> [Exercise]:
Whatever the records say, repeat them exactly as given.

> [Collected data]:
══════════

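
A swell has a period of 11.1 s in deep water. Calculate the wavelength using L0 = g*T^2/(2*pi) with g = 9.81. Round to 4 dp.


L0 = g * T^2 / (2 * pi)
L0 = 9.81 * 11.1^2 / (2 * pi)
L0 = 9.81 * 123.2100 / 6.28319
L0 = 1208.6901 / 6.28319
L0 = 192.3690 m

192.3690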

══════════

> [Exercise response]:
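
A swell has a period of 11.1 s in deep water. Calculate the wavelength using L0 = g*T^2/(2*pi) with g = 9.81. Round to 4 dp.


L0 = g * T^2 / (2 * pi)
L0 = 9.81 * 11.1^2 / (2 * pi)
L0 = 9.81 * 123.2100 / 6.28319
L0 = 1208.6901 / 6.28319
L0 = 192.3690 m

192.3690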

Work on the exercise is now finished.